[[ Records shown, beginning ]]
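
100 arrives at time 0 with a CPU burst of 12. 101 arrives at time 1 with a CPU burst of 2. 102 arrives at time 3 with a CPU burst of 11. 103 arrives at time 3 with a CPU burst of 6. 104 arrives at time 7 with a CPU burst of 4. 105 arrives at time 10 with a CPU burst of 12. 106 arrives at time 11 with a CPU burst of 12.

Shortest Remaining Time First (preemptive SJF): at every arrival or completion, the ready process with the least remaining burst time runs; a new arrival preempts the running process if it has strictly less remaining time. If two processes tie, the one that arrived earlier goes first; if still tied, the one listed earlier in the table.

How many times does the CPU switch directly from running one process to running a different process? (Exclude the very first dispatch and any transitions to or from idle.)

Schedule: | 100 0-1 | 101 1-3 | 103 3-9 | 104 9-13 | 100 13-24 | 102 24-35 | 105 35-47 | 106 47-59 |
Completion: 100=24  101=3  102=35  103=9  104=13  105=47  106=59

7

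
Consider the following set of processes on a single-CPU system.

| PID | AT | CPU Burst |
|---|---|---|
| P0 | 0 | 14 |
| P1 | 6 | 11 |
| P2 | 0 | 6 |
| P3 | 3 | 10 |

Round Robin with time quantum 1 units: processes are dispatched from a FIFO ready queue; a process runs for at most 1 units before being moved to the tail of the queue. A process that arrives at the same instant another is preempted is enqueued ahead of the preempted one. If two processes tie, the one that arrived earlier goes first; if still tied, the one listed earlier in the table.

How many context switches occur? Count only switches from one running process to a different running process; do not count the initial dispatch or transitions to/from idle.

Schedule: | P0 0-1 | P2 1-2 | P0 2-3 | P2 3-4 | P3 4-5 | P0 5-6 | P2 6-7 | P3 7-8 | P1 8-9 | P0 9-10 | P2 10-11 | P3 11-12 | P1 12-13 | P0 13-14 | P2 14-15 | P3 15-16 | P1 16-17 | P0 17-18 | P2 18-19 | P3 19-20 | P1 20-21 | P0 21-22 | P3 22-23 | P1 23-24 | P0 24-25 | P3 25-26 | P1 26-27 | P0 27-28 | P3 28-29 | P1 29-30 | P0 30-31 | P3 31-32 | P1 32-33 | P0 33-34 | P3 34-35 | P1 35-36 | P0 36-37 | P1 37-38 | P0 38-39 | P1 39-40 | P0 40-41 |
Completion: P0=41  P1=40  P2=19  P3=35
Turnaround (C−A): P0=41  P1=34  P2=19  P3=32

40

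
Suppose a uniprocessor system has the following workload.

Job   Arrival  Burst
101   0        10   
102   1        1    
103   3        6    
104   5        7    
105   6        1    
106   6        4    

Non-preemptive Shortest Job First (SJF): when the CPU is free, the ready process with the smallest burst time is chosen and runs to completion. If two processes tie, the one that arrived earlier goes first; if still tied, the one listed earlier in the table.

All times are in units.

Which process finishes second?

102

Timeline: | 101 0-10 | 102 10-11 | 105 11-12 | 106 12-16 | 103 16-22 | 104 22-29 |
Completion: 101=10  102=11  103=22  104=29  105=12  106=16
Turnaround (C−A): 101=10  102=10  103=19  104=24  105=6  106=10
Finish order: 101 → 102 → 105 → 106 → 103 → 104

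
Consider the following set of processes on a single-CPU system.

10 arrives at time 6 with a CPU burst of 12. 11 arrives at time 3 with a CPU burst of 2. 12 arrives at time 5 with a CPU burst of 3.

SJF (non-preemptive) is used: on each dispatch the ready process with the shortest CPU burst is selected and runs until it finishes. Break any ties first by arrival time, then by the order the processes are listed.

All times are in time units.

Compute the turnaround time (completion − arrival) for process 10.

14

Gantt: | idle 0-3 | 11 3-5 | 12 5-8 | 10 8-20 |
Completion: 10=20  11=5  12=8
Turnaround(10) = completion − arrival = 20 − 6 = 14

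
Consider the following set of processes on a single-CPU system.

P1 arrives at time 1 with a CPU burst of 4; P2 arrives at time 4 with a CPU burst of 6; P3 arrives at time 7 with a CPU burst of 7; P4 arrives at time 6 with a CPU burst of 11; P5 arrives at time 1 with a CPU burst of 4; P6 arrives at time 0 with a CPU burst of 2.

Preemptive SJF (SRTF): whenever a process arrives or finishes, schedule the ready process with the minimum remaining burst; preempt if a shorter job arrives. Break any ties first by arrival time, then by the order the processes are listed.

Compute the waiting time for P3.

9

Gantt: | P6 0-2 | P1 2-6 | P5 6-10 | P2 10-16 | P3 16-23 | P4 23-34 |
Completion: P1=6  P2=16  P3=23  P4=34  P5=10  P6=2
Turnaround (C−A): P1=5  P2=12  P3=16  P4=28  P5=9  P6=2
Waiting(P3) = turnaround − burst = 16 − 7 = 9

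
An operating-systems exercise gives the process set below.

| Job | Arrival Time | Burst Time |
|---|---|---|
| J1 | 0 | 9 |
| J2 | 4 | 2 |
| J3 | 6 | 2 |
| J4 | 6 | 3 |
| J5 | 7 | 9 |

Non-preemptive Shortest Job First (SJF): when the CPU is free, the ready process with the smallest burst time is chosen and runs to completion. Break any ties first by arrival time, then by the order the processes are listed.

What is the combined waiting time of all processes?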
[[ Records shown, end ]]
Problem requirements:
Reproduce every entry, word for word.

Task response:
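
100 arrives at time 0 with a CPU burst of 12. 101 arrives at time 1 with a CPU burst of 2. 102 arrives at time 3 with a CPU burst of 11. 103 arrives at time 3 with a CPU burst of 6. 104 arrives at time 7 with a CPU burst of 4. 105 arrives at time 10 with a CPU burst of 12. 106 arrives at time 11 with a CPU burst of 12.

Shortest Remaining Time First (preemptive SJF): at every arrival or completion, the ready process with the least remaining burst time runs; a new arrival preempts the running process if it has strictly less remaining time. If two processes tie, the one that arrived earlier goes first; if still tied, the one listed earlier in the table.

How many times does the CPU switch directly from running one process to running a different process? (Exclude the very first dispatch and any transitions to or from idle.)

Schedule: | 100 0-1 | 101 1-3 | 103 3-9 | 104 9-13 | 100 13-24 | 102 24-35 | 105 35-47 | 106 47-59 |
Completion: 100=24  101=3  102=35  103=9  104=13  105=47  106=59

7

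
Consider the following set of processes on a single-CPU system.

| PID | AT | CPU Burst |
|---|---|---|
| P0 | 0 | 14 |
| P1 | 6 | 11 |
| P2 | 0 | 6 |
| P3 | 3 | 10 |

Round Robin with time quantum 1 units: processes are dispatched from a FIFO ready queue; a process runs for at most 1 units before being moved to the tail of the queue. A process that arrives at the same instant another is preempted is enqueued ahead of the preempted one. If two processes tie, the one that arrived earlier goes first; if still tied, the one listed earlier in the table.

How many context switches occur? Count only switches from one running process to a different running process; do not count the initial dispatch or transitions to/from idle.

Schedule: | P0 0-1 | P2 1-2 | P0 2-3 | P2 3-4 | P3 4-5 | P0 5-6 | P2 6-7 | P3 7-8 | P1 8-9 | P0 9-10 | P2 10-11 | P3 11-12 | P1 12-13 | P0 13-14 | P2 14-15 | P3 15-16 | P1 16-17 | P0 17-18 | P2 18-19 | P3 19-20 | P1 20-21 | P0 21-22 | P3 22-23 | P1 23-24 | P0 24-25 | P3 25-26 | P1 26-27 | P0 27-28 | P3 28-29 | P1 29-30 | P0 30-31 | P3 31-32 | P1 32-33 | P0 33-34 | P3 34-35 | P1 35-36 | P0 36-37 | P1 37-38 | P0 38-39 | P1 39-40 | P0 40-41 |
Completion: P0=41  P1=40  P2=19  P3=35
Turnaround (C−A): P0=41  P1=34  P2=19  P3=32

40

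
Suppose a uniprocessor system has the following workload.

Job   Arrival  Burst
101   0        10   
102   1        1    
103   3        6    
104   5        7    
105   6        1    
106   6        4    

Non-preemptive Shortest Job First (SJF): when the CPU is free, the ready process with the smallest burst time is chosen and runs to completion. If two processes tie, the one that arrived earlier goes first; if still tied, the one listed earlier in the table.

All times are in units.

Which process finishes second?

102

Timeline: | 101 0-10 | 102 10-11 | 105 11-12 | 106 12-16 | 103 16-22 | 104 22-29 |
Completion: 101=10  102=11  103=22  104=29  105=12  106=16
Turnaround (C−A): 101=10  102=10  103=19  104=24  105=6  106=10
Finish order: 101 → 102 → 105 → 106 → 103 → 104

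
Consider the following set of processes on a single-CPU system.

10 arrives at time 6 with a CPU burst of 12. 11 arrives at time 3 with a CPU burst of 2. 12 arrives at time 5 with a CPU burst of 3.

SJF (non-preemptive) is used: on each dispatch the ready process with the shortest CPU burst is selected and runs until it finishes. Break any ties first by arrival time, then by the order the processes are listed.

All times are in time units.

Compute the turnaround time (completion − arrival) for process 10.

14

Gantt: | idle 0-3 | 11 3-5 | 12 5-8 | 10 8-20 |
Completion: 10=20  11=5  12=8
Turnaround(10) = completion − arrival = 20 − 6 = 14

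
Consider the following set of processes on a single-CPU system.

P1 arrives at time 1 with a CPU burst of 4; P2 arrives at time 4 with a CPU burst of 6; P3 arrives at time 7 with a CPU burst of 7; P4 arrives at time 6 with a CPU burst of 11; P5 arrives at time 1 with a CPU burst of 4; P6 arrives at time 0 with a CPU burst of 2.

Preemptive SJF (SRTF): whenever a process arrives or finishes, schedule the ready process with the minimum remaining burst; preempt if a shorter job arrives. Break any ties first by arrival time, then by the order the processes are listed.

Compute the waiting time for P3.

9

Gantt: | P6 0-2 | P1 2-6 | P5 6-10 | P2 10-16 | P3 16-23 | P4 23-34 |
Completion: P1=6  P2=16  P3=23  P4=34  P5=10  P6=2
Turnaround (C−A): P1=5  P2=12  P3=16  P4=28  P5=9  P6=2
Waiting(P3) = turnaround − burst = 16 − 7 = 9

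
An operating-systems exercise gives the process set below.

| Job | Arrival Time | Burst Time |
|---|---|---|
| J1 | 0 | 9 |
| J2 | 4 | 2 |
| J3 | 6 | 2 |
| J4 | 6 | 3 |
| J5 | 7 | 9 |

Non-preemptive Shortest Job First (SJF): when the CPU is free, the ready process with the smallest burst time is chosen and runs to completion. Break any ties first by arrival time, then by the order the processes are listed.

What is the combined waiting time of all processes?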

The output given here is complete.